- Task requirements
Among the records that follow, set down only the lines from the one containing "a compass point." to the one containing "After: at (1,2), heading N.", both included, exactly.

- Dataset extract

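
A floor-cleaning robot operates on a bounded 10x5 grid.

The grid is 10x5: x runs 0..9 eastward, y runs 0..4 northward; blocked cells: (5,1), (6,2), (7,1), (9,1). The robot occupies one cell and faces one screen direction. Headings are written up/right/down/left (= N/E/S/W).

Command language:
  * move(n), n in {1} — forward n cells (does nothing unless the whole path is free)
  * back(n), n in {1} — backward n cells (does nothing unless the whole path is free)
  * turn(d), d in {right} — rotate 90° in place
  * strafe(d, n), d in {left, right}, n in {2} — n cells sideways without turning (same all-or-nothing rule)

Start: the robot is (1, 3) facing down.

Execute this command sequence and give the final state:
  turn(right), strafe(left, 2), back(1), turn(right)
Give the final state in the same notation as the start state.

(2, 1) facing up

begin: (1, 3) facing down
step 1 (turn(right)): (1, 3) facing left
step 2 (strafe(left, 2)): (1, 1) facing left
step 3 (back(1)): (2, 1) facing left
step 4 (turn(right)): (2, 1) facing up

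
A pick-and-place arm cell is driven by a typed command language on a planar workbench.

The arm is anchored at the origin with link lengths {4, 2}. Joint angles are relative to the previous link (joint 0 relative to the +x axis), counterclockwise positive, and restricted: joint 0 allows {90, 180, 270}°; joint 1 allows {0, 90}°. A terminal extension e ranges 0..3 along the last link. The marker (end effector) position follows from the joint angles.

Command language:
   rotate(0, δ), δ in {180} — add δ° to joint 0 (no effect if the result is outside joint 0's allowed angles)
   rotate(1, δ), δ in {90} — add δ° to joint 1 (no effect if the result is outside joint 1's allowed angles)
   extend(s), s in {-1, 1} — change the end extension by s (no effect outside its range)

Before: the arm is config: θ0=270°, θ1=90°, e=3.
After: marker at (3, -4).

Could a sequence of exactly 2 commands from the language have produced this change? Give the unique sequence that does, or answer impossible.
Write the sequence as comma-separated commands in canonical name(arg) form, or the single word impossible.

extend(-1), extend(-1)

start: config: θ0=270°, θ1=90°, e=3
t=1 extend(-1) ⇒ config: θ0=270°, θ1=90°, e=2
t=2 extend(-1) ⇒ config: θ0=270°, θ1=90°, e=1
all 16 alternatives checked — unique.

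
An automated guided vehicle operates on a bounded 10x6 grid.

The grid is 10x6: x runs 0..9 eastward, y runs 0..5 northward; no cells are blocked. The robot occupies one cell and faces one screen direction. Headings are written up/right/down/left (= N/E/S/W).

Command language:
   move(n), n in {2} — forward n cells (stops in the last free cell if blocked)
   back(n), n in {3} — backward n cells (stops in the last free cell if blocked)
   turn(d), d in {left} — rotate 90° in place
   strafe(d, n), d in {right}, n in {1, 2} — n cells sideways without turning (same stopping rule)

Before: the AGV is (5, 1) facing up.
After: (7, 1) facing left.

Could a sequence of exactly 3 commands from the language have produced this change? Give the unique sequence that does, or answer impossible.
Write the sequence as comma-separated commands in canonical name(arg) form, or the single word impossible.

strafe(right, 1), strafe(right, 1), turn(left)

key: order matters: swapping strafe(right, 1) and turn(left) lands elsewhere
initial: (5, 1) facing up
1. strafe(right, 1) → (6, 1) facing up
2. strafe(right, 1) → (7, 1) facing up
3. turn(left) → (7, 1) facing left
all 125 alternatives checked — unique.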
==
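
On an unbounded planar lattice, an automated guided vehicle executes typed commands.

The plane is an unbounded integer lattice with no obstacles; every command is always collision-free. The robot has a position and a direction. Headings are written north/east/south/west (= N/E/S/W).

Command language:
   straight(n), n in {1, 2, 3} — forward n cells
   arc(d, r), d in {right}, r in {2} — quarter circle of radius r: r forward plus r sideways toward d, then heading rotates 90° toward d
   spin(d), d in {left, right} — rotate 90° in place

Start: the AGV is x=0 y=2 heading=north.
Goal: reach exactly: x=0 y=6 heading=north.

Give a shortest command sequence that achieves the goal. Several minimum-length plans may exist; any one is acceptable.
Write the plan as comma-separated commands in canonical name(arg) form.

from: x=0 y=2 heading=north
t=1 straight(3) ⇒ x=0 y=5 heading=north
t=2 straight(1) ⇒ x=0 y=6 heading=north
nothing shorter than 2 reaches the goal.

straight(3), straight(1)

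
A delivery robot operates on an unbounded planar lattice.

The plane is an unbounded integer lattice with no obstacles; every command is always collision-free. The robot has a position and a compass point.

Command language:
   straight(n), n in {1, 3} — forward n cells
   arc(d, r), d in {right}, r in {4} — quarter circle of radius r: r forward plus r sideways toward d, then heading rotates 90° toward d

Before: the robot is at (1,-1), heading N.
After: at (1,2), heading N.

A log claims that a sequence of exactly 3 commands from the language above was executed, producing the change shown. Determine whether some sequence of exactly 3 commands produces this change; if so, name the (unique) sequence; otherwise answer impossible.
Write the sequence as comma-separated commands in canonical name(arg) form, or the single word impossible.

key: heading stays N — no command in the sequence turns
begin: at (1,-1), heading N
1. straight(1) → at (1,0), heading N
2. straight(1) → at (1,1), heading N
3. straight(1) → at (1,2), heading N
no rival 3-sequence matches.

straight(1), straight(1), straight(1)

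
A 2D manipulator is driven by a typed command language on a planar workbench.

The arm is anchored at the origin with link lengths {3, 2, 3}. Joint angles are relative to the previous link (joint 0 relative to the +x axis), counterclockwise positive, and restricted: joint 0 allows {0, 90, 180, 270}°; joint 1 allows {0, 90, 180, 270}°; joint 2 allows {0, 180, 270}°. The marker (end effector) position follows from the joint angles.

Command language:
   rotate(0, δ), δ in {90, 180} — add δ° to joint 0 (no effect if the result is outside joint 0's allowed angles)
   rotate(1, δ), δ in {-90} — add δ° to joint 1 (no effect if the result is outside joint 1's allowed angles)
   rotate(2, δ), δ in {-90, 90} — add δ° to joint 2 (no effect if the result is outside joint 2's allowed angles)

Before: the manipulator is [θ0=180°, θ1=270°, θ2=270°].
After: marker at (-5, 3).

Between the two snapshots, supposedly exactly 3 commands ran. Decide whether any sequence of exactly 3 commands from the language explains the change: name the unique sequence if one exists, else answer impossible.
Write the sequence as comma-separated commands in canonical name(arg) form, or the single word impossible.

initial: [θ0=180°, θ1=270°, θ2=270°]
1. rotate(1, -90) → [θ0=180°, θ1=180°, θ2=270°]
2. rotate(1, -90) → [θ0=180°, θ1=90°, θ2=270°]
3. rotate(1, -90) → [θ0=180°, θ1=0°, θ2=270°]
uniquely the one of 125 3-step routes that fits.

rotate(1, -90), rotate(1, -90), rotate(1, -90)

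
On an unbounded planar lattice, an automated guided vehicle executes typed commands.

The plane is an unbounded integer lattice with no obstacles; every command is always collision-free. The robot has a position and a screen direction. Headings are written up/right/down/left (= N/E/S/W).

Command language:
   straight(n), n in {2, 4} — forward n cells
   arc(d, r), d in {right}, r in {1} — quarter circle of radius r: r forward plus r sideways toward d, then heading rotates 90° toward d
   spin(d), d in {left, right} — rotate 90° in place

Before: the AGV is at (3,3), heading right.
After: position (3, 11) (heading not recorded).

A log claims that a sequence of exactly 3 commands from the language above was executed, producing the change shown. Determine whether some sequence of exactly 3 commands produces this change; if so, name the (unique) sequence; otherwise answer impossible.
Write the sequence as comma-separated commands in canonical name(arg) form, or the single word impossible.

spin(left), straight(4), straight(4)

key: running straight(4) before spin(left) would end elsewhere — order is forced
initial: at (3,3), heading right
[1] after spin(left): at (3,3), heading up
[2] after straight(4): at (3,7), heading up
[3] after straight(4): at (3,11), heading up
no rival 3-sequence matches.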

- Answer section
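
The plane is an unbounded integer lattice with no obstacles; every command is always collision-free. The robot has a position and a compass point.

Command language:
   straight(n), n in {1, 3} — forward n cells
   arc(d, r), d in {right}, r in {4} — quarter circle of radius r: r forward plus r sideways toward d, then heading rotates 90° toward d

Before: the robot is at (1,-1), heading N.
After: at (1,2), heading N.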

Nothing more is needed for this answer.